(Collected data)
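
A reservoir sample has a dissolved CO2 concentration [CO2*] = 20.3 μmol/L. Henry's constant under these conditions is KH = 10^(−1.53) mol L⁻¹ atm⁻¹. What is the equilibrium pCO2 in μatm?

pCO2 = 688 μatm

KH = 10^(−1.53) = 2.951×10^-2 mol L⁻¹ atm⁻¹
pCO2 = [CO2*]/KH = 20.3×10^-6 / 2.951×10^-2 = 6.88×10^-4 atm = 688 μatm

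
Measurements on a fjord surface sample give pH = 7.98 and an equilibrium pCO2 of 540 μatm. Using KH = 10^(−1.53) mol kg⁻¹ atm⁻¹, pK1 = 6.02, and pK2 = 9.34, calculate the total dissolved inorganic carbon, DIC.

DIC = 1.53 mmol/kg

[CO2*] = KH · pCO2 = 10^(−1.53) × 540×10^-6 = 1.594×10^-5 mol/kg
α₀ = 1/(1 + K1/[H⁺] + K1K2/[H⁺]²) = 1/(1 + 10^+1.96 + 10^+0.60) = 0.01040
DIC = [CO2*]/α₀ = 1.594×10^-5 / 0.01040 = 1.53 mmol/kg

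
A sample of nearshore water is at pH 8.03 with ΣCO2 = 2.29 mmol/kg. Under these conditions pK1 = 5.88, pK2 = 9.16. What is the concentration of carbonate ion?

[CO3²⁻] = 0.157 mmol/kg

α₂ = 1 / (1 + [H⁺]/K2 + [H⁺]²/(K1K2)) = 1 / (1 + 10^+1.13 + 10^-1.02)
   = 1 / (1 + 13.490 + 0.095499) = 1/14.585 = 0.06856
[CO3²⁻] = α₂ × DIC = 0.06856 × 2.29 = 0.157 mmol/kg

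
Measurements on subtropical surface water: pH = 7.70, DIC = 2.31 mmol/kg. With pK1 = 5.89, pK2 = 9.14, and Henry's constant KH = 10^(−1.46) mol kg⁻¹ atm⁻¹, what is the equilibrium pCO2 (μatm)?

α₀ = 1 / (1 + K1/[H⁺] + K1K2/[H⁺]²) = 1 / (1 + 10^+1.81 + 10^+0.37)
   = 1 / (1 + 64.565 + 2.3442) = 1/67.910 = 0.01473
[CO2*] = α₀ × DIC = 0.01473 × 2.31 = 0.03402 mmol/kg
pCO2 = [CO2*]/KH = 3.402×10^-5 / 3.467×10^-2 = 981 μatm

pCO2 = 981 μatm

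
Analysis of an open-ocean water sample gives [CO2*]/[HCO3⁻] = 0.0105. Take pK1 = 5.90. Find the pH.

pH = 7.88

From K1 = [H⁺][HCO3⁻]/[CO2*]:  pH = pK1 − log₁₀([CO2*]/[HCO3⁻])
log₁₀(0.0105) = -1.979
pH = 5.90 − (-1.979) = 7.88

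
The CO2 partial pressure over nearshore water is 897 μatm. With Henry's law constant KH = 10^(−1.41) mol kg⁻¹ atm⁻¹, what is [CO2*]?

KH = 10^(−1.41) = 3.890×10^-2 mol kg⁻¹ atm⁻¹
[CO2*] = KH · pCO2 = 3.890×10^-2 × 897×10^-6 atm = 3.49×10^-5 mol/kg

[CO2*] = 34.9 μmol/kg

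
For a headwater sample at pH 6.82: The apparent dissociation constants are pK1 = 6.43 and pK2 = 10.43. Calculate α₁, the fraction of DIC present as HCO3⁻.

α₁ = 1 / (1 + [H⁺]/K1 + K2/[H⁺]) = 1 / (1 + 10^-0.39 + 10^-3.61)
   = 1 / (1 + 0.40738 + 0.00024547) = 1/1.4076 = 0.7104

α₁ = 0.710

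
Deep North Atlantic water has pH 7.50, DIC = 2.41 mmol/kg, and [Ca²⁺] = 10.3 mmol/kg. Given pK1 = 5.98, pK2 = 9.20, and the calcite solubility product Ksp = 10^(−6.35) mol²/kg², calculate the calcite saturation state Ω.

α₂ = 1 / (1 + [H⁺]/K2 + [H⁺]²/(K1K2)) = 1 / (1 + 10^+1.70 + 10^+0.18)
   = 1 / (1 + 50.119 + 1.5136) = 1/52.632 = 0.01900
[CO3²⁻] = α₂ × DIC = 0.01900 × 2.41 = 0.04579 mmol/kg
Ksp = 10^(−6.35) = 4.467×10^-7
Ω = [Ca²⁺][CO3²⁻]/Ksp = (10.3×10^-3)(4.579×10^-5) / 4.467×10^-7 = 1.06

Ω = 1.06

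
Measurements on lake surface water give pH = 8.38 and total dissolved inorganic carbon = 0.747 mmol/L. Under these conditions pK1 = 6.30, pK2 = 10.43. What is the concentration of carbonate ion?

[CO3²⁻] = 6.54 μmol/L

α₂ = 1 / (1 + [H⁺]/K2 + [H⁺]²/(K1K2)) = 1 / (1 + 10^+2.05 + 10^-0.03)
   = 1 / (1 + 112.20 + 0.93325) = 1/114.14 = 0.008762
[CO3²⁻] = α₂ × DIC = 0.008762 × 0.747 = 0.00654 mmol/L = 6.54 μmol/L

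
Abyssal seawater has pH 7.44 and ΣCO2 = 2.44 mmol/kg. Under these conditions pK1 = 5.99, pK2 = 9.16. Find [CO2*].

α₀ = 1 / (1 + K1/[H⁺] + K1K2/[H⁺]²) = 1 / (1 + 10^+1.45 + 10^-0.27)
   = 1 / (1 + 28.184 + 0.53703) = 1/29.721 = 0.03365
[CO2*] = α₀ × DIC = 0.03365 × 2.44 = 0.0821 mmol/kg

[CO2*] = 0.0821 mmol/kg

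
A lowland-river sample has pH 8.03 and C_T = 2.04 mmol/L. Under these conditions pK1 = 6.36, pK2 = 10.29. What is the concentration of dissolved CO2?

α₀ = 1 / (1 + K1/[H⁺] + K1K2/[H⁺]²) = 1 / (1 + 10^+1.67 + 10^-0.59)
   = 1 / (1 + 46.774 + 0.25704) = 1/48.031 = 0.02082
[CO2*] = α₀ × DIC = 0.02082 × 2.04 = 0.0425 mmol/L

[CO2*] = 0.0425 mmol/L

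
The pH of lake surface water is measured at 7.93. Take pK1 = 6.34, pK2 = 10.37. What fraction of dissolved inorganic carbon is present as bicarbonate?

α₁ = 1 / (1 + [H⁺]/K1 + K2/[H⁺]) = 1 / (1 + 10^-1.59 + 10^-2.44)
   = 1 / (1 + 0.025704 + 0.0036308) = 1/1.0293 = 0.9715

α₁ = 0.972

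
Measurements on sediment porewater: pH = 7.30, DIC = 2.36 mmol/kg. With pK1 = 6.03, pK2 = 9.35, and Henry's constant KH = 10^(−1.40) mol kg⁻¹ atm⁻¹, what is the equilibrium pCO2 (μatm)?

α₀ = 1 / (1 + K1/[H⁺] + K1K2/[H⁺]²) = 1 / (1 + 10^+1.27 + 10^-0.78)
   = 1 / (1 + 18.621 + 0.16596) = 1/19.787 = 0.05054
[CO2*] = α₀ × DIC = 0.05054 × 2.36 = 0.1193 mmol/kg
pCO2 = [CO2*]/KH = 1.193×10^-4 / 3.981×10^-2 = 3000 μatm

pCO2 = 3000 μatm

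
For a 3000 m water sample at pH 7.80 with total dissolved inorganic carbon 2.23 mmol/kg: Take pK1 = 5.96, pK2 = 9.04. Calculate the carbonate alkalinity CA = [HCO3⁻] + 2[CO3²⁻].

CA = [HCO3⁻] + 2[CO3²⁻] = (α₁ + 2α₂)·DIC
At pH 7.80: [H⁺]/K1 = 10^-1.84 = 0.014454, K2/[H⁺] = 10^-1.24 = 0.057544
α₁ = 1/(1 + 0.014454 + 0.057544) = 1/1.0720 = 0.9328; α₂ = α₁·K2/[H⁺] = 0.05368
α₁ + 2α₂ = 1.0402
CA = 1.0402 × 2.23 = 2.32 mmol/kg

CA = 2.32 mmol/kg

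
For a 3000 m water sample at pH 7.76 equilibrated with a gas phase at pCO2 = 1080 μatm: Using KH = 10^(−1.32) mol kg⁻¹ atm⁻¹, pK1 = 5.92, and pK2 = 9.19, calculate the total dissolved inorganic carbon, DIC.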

Your instructions>
Give back exactly the lines from the one that contains "The pH of lake" to the end of the data above, both of those lines included.

Your solution>
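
The pH of lake surface water is measured at 7.93. Take pK1 = 6.34, pK2 = 10.37. What fraction of dissolved inorganic carbon is present as bicarbonate?

α₁ = 1 / (1 + [H⁺]/K1 + K2/[H⁺]) = 1 / (1 + 10^-1.59 + 10^-2.44)
   = 1 / (1 + 0.025704 + 0.0036308) = 1/1.0293 = 0.9715

α₁ = 0.972

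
Measurements on sediment porewater: pH = 7.30, DIC = 2.36 mmol/kg. With pK1 = 6.03, pK2 = 9.35, and Henry's constant KH = 10^(−1.40) mol kg⁻¹ atm⁻¹, what is the equilibrium pCO2 (μatm)?

α₀ = 1 / (1 + K1/[H⁺] + K1K2/[H⁺]²) = 1 / (1 + 10^+1.27 + 10^-0.78)
   = 1 / (1 + 18.621 + 0.16596) = 1/19.787 = 0.05054
[CO2*] = α₀ × DIC = 0.05054 × 2.36 = 0.1193 mmol/kg
pCO2 = [CO2*]/KH = 1.193×10^-4 / 3.981×10^-2 = 3000 μatm

pCO2 = 3000 μatm

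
For a 3000 m water sample at pH 7.80 with total dissolved inorganic carbon 2.23 mmol/kg: Take pK1 = 5.96, pK2 = 9.04. Calculate the carbonate alkalinity CA = [HCO3⁻] + 2[CO3²⁻].

CA = [HCO3⁻] + 2[CO3²⁻] = (α₁ + 2α₂)·DIC
At pH 7.80: [H⁺]/K1 = 10^-1.84 = 0.014454, K2/[H⁺] = 10^-1.24 = 0.057544
α₁ = 1/(1 + 0.014454 + 0.057544) = 1/1.0720 = 0.9328; α₂ = α₁·K2/[H⁺] = 0.05368
α₁ + 2α₂ = 1.0402
CA = 1.0402 × 2.23 = 2.32 mmol/kg

CA = 2.32 mmol/kg

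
For a 3000 m water sample at pH 7.76 equilibrated with a gas phase at pCO2 = 1080 μatm: Using KH = 10^(−1.32) mol kg⁻¹ atm⁻¹, pK1 = 5.92, and pK2 = 9.19, calculate the total dissolved inorganic carbon, DIC.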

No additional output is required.